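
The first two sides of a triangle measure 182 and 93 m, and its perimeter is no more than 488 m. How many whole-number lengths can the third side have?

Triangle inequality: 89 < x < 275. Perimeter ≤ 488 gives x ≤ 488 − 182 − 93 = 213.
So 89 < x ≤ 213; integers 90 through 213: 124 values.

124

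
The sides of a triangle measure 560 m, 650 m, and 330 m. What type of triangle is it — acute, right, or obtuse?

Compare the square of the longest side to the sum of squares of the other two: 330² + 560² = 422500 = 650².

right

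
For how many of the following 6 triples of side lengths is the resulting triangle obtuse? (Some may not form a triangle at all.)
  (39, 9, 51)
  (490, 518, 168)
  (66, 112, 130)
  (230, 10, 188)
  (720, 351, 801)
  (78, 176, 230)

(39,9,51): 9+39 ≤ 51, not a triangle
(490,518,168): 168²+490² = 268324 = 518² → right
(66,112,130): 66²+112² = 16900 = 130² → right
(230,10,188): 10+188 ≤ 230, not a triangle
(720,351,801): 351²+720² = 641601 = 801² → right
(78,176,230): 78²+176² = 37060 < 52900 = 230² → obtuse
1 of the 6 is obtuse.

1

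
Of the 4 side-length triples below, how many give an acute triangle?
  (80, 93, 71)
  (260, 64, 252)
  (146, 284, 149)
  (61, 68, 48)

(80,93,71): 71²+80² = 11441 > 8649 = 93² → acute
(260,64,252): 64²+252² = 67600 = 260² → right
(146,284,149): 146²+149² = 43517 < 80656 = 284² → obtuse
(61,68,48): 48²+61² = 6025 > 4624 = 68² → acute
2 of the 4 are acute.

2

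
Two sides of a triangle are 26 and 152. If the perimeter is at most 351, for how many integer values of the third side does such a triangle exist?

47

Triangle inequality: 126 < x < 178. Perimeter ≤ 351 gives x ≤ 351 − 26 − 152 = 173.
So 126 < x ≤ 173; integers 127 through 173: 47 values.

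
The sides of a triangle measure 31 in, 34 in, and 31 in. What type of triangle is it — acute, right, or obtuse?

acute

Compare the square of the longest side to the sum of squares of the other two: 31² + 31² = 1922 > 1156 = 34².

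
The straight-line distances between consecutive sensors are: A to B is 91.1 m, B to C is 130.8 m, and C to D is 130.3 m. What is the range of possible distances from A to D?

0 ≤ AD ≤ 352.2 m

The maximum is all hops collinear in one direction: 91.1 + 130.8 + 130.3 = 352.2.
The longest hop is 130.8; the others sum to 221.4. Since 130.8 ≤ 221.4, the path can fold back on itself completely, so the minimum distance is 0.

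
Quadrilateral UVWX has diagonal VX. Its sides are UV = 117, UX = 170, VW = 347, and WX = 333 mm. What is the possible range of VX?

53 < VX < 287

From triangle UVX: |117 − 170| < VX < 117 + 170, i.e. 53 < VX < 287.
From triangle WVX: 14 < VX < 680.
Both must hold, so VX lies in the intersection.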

...

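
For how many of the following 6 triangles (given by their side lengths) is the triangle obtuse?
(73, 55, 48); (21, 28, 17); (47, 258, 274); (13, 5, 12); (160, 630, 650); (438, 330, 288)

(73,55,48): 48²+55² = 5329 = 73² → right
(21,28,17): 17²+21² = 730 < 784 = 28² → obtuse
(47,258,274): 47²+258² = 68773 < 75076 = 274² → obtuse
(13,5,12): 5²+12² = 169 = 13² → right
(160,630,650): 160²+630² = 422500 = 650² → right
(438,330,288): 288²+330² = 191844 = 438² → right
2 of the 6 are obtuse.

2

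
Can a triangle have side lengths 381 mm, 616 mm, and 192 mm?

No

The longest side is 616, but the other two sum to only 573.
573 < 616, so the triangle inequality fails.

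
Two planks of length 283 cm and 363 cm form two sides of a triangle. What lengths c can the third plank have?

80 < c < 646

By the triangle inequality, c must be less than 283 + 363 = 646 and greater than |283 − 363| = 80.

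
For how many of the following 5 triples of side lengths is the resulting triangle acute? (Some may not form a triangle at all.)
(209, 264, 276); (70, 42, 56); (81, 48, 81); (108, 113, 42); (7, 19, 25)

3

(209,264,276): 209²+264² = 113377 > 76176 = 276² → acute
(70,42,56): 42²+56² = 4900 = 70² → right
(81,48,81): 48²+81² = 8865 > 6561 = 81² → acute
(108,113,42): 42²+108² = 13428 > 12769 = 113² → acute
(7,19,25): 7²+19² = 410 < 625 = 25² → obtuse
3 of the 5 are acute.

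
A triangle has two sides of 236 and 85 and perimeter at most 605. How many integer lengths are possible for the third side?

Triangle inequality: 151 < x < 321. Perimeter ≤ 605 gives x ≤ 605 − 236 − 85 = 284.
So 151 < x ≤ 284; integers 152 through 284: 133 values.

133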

■ Work to complete: Give the number of lines in the records above that contain "triples", with no other words.

■ Result of this exercise: 3